**** TASK MATERIAL ****
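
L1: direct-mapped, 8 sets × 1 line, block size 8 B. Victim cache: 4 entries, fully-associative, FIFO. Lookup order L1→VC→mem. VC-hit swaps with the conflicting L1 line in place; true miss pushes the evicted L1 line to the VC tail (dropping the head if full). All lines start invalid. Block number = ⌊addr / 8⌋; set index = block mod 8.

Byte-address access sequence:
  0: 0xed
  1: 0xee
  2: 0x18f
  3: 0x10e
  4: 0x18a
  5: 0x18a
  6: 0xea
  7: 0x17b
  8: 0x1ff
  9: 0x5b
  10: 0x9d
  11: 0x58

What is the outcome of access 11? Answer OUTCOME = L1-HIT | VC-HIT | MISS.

OUTCOME = VC-HIT

  [0] addr=0xed blk=29 s=5: MISS | VC []
  [1] addr=0xee blk=29 s=5: L1-HIT | VC []
  [2] addr=0x18f blk=49 s=1: MISS | VC []
  [3] addr=0x10e blk=33 s=1: MISS | VC [49]
  [4] addr=0x18a blk=49 s=1: VC-HIT | VC [33]
  [5] addr=0x18a blk=49 s=1: L1-HIT | VC [33]
  [6] addr=0xea blk=29 s=5: L1-HIT | VC [33]
  [7] addr=0x17b blk=47 s=7: MISS | VC [33]
  [8] addr=0x1ff blk=63 s=7: MISS | VC [33, 47]
  [9] addr=0x5b blk=11 s=3: MISS | VC [33, 47]
  [10] addr=0x9d blk=19 s=3: MISS | VC [33, 47, 11]
  [11] addr=0x58 blk=11 s=3: VC-HIT | VC [33, 47, 19]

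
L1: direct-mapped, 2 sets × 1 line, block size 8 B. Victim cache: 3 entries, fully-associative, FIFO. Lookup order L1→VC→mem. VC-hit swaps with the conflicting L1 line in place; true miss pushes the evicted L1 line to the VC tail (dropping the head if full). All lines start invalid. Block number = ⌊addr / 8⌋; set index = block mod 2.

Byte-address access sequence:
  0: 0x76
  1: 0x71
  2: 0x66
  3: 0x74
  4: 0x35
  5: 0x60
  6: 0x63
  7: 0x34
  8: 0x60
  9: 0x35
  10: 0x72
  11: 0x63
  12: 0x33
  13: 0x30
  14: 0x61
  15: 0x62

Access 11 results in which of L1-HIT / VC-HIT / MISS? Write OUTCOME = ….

#0 0x76→b14/s0 MISS; vc=[]
#1 0x71→b14/s0 L1-HIT; vc=[]
#2 0x66→b12/s0 MISS; vc=[14]
#3 0x74→b14/s0 VC-HIT; vc=[12]
#4 0x35→b6/s0 MISS; vc=[12,14]
#5 0x60→b12/s0 VC-HIT; vc=[6,14]
#6 0x63→b12/s0 L1-HIT; vc=[6,14]
#7 0x34→b6/s0 VC-HIT; vc=[12,14]
#8 0x60→b12/s0 VC-HIT; vc=[6,14]
#9 0x35→b6/s0 VC-HIT; vc=[12,14]
#10 0x72→b14/s0 VC-HIT; vc=[12,6]
#11 0x63→b12/s0 VC-HIT; vc=[14,6]
#12 0x33→b6/s0 VC-HIT; vc=[14,12]
#13 0x30→b6/s0 L1-HIT; vc=[14,12]
#14 0x61→b12/s0 VC-HIT; vc=[14,6]
#15 0x62→b12/s0 L1-HIT; vc=[14,6]

OUTCOME = VC-HIT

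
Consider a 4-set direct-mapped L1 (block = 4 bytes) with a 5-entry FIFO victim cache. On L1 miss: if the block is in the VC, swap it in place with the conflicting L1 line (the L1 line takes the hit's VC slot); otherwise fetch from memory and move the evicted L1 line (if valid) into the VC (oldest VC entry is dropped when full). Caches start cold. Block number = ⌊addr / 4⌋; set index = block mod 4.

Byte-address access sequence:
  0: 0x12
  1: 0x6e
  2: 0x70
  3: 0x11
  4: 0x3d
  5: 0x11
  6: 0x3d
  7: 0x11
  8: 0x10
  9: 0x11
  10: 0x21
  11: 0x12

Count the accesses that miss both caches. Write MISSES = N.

  [0] addr=0x12 blk=4 s=0: MISS | VC []
  [1] addr=0x6e blk=27 s=3: MISS | VC []
  [2] addr=0x70 blk=28 s=0: MISS | VC [4]
  [3] addr=0x11 blk=4 s=0: VC-HIT | VC [28]
  [4] addr=0x3d blk=15 s=3: MISS | VC [28, 27]
  [5] addr=0x11 blk=4 s=0: L1-HIT | VC [28, 27]
  [6] addr=0x3d blk=15 s=3: L1-HIT | VC [28, 27]
  [7] addr=0x11 blk=4 s=0: L1-HIT | VC [28, 27]
  [8] addr=0x10 blk=4 s=0: L1-HIT | VC [28, 27]
  [9] addr=0x11 blk=4 s=0: L1-HIT | VC [28, 27]
  [10] addr=0x21 blk=8 s=0: MISS | VC [28, 27, 4]
  [11] addr=0x12 blk=4 s=0: VC-HIT | VC [28, 27, 8]

MISSES = 5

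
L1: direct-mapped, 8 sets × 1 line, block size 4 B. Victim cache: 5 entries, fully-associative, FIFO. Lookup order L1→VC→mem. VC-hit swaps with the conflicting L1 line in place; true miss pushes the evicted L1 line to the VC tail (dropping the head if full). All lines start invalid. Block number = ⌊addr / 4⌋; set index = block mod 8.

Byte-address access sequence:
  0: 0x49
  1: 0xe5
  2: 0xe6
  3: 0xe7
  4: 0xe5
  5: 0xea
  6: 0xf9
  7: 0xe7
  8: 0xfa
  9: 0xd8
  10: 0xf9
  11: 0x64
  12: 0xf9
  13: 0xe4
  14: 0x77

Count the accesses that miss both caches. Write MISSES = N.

#0 0x49→b18/s2 MISS; vc=[]
#1 0xe5→b57/s1 MISS; vc=[]
#2 0xe6→b57/s1 L1-HIT; vc=[]
#3 0xe7→b57/s1 L1-HIT; vc=[]
#4 0xe5→b57/s1 L1-HIT; vc=[]
#5 0xea→b58/s2 MISS; vc=[18]
#6 0xf9→b62/s6 MISS; vc=[18]
#7 0xe7→b57/s1 L1-HIT; vc=[18]
#8 0xfa→b62/s6 L1-HIT; vc=[18]
#9 0xd8→b54/s6 MISS; vc=[18,62]
#10 0xf9→b62/s6 VC-HIT; vc=[18,54]
#11 0x64→b25/s1 MISS; vc=[18,54,57]
#12 0xf9→b62/s6 L1-HIT; vc=[18,54,57]
#13 0xe4→b57/s1 VC-HIT; vc=[18,54,25]
#14 0x77→b29/s5 MISS; vc=[18,54,25]

MISSES = 7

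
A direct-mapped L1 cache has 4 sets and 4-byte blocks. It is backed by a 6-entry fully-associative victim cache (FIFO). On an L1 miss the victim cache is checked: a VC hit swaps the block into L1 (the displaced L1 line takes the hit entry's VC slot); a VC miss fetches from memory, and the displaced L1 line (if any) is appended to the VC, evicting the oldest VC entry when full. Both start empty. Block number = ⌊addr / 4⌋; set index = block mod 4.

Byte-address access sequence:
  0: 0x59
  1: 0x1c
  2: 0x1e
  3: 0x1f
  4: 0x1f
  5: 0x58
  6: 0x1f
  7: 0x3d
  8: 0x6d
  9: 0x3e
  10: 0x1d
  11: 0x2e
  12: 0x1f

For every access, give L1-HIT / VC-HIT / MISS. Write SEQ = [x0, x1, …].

SEQ = [MISS, MISS, L1-HIT, L1-HIT, L1-HIT, L1-HIT, L1-HIT, MISS, MISS, VC-HIT, VC-HIT, MISS, VC-HIT]

  [0] addr=0x59 blk=22 s=2: MISS | VC []
  [1] addr=0x1c blk=7 s=3: MISS | VC []
  [2] addr=0x1e blk=7 s=3: L1-HIT | VC []
  [3] addr=0x1f blk=7 s=3: L1-HIT | VC []
  [4] addr=0x1f blk=7 s=3: L1-HIT | VC []
  [5] addr=0x58 blk=22 s=2: L1-HIT | VC []
  [6] addr=0x1f blk=7 s=3: L1-HIT | VC []
  [7] addr=0x3d blk=15 s=3: MISS | VC [7]
  [8] addr=0x6d blk=27 s=3: MISS | VC [7, 15]
  [9] addr=0x3e blk=15 s=3: VC-HIT | VC [7, 27]
  [10] addr=0x1d blk=7 s=3: VC-HIT | VC [15, 27]
  [11] addr=0x2e blk=11 s=3: MISS | VC [15, 27, 7]
  [12] addr=0x1f blk=7 s=3: VC-HIT | VC [15, 27, 11]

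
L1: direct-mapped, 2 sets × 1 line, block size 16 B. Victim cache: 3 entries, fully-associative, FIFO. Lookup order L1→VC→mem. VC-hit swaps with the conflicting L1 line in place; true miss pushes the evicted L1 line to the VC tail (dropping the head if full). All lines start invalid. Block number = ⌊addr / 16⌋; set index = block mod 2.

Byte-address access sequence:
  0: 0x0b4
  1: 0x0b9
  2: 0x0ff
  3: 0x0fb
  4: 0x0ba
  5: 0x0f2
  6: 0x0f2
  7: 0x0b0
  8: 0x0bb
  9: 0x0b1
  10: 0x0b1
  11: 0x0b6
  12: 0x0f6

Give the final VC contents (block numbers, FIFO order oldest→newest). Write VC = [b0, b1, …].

VC = [11]

#0 0xb4→b11/s1 MISS; vc=[]
#1 0xb9→b11/s1 L1-HIT; vc=[]
#2 0xff→b15/s1 MISS; vc=[11]
#3 0xfb→b15/s1 L1-HIT; vc=[11]
#4 0xba→b11/s1 VC-HIT; vc=[15]
#5 0xf2→b15/s1 VC-HIT; vc=[11]
#6 0xf2→b15/s1 L1-HIT; vc=[11]
#7 0xb0→b11/s1 VC-HIT; vc=[15]
#8 0xbb→b11/s1 L1-HIT; vc=[15]
#9 0xb1→b11/s1 L1-HIT; vc=[15]
#10 0xb1→b11/s1 L1-HIT; vc=[15]
#11 0xb6→b11/s1 L1-HIT; vc=[15]
#12 0xf6→b15/s1 VC-HIT; vc=[11]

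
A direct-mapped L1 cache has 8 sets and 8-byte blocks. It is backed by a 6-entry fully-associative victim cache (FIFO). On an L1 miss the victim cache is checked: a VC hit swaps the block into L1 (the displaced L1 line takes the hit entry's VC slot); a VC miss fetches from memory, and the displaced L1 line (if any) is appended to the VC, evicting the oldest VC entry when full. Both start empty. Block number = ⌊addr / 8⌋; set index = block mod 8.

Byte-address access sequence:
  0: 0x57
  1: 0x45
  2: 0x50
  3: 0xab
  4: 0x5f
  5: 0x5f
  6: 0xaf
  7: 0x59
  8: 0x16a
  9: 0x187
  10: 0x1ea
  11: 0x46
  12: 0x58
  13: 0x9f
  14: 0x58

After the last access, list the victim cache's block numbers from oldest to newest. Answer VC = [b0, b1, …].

#0 0x57→b10/s2 MISS; vc=[]
#1 0x45→b8/s0 MISS; vc=[]
#2 0x50→b10/s2 L1-HIT; vc=[]
#3 0xab→b21/s5 MISS; vc=[]
#4 0x5f→b11/s3 MISS; vc=[]
#5 0x5f→b11/s3 L1-HIT; vc=[]
#6 0xaf→b21/s5 L1-HIT; vc=[]
#7 0x59→b11/s3 L1-HIT; vc=[]
#8 0x16a→b45/s5 MISS; vc=[21]
#9 0x187→b48/s0 MISS; vc=[21,8]
#10 0x1ea→b61/s5 MISS; vc=[21,8,45]
#11 0x46→b8/s0 VC-HIT; vc=[21,48,45]
#12 0x58→b11/s3 L1-HIT; vc=[21,48,45]
#13 0x9f→b19/s3 MISS; vc=[21,48,45,11]
#14 0x58→b11/s3 VC-HIT; vc=[21,48,45,19]

VC = [21, 48, 45, 19]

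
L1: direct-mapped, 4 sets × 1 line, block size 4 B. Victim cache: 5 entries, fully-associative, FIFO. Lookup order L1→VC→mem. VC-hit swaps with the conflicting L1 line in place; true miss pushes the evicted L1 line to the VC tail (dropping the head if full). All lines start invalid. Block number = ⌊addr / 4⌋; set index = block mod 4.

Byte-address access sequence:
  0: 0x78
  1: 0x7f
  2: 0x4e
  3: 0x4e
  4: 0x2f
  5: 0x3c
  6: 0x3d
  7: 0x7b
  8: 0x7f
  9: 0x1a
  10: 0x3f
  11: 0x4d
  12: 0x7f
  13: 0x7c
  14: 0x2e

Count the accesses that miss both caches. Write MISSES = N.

  [0] addr=0x78 blk=30 s=2: MISS | VC []
  [1] addr=0x7f blk=31 s=3: MISS | VC []
  [2] addr=0x4e blk=19 s=3: MISS | VC [31]
  [3] addr=0x4e blk=19 s=3: L1-HIT | VC [31]
  [4] addr=0x2f blk=11 s=3: MISS | VC [31, 19]
  [5] addr=0x3c blk=15 s=3: MISS | VC [31, 19, 11]
  [6] addr=0x3d blk=15 s=3: L1-HIT | VC [31, 19, 11]
  [7] addr=0x7b blk=30 s=2: L1-HIT | VC [31, 19, 11]
  [8] addr=0x7f blk=31 s=3: VC-HIT | VC [15, 19, 11]
  [9] addr=0x1a blk=6 s=2: MISS | VC [15, 19, 11, 30]
  [10] addr=0x3f blk=15 s=3: VC-HIT | VC [31, 19, 11, 30]
  [11] addr=0x4d blk=19 s=3: VC-HIT | VC [31, 15, 11, 30]
  [12] addr=0x7f blk=31 s=3: VC-HIT | VC [19, 15, 11, 30]
  [13] addr=0x7c blk=31 s=3: L1-HIT | VC [19, 15, 11, 30]
  [14] addr=0x2e blk=11 s=3: VC-HIT | VC [19, 15, 31, 30]

MISSES = 6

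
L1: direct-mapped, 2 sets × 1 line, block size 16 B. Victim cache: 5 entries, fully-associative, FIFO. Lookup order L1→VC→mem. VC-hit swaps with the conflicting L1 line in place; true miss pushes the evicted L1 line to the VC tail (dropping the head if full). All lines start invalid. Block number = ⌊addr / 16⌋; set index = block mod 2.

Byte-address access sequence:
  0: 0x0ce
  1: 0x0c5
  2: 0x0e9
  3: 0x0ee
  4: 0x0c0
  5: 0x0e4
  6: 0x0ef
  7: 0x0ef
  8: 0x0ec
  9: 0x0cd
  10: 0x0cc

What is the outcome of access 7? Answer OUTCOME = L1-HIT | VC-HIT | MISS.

0: 0xce (blk 12, set 0) → MISS  vc=[]
1: 0xc5 (blk 12, set 0) → L1-HIT  vc=[]
2: 0xe9 (blk 14, set 0) → MISS  vc=[12]
3: 0xee (blk 14, set 0) → L1-HIT  vc=[12]
4: 0xc0 (blk 12, set 0) → VC-HIT  vc=[14]
5: 0xe4 (blk 14, set 0) → VC-HIT  vc=[12]
6: 0xef (blk 14, set 0) → L1-HIT  vc=[12]
7: 0xef (blk 14, set 0) → L1-HIT  vc=[12]
8: 0xec (blk 14, set 0) → L1-HIT  vc=[12]
9: 0xcd (blk 12, set 0) → VC-HIT  vc=[14]
10: 0xcc (blk 12, set 0) → L1-HIT  vc=[14]

OUTCOME = L1-HIT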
****
__PROBLEM TO SOLVE__
From the records given above, copy all lines containing "into".

__REPLY TO THE EXERCISE__
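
Consider a 4-set direct-mapped L1 (block = 4 bytes) with a 5-entry FIFO victim cache. On L1 miss: if the block is in the VC, swap it in place with the conflicting L1 line (the L1 line takes the hit's VC slot); otherwise fetch from memory and move the evicted L1 line (if valid) into the VC (oldest VC entry is dropped when full). Caches start cold. Block number = ⌊addr / 4⌋; set index = block mod 4.
A direct-mapped L1 cache has 4 sets and 4-byte blocks. It is backed by a 6-entry fully-associative victim cache (FIFO). On an L1 miss the victim cache is checked: a VC hit swaps the block into L1 (the displaced L1 line takes the hit entry's VC slot); a VC miss fetches from memory, and the displaced L1 line (if any) is appended to the VC, evicting the oldest VC entry when full. Both start empty. Block number = ⌊addr / 4⌋; set index = block mod 4.
A direct-mapped L1 cache has 8 sets and 8-byte blocks. It is backed by a 6-entry fully-associative victim cache (FIFO). On an L1 miss the victim cache is checked: a VC hit swaps the block into L1 (the displaced L1 line takes the hit entry's VC slot); a VC miss fetches from memory, and the displaced L1 line (if any) is appended to the VC, evicting the oldest VC entry when full. Both start empty. Block number = ⌊addr / 8⌋; set index = block mod 8.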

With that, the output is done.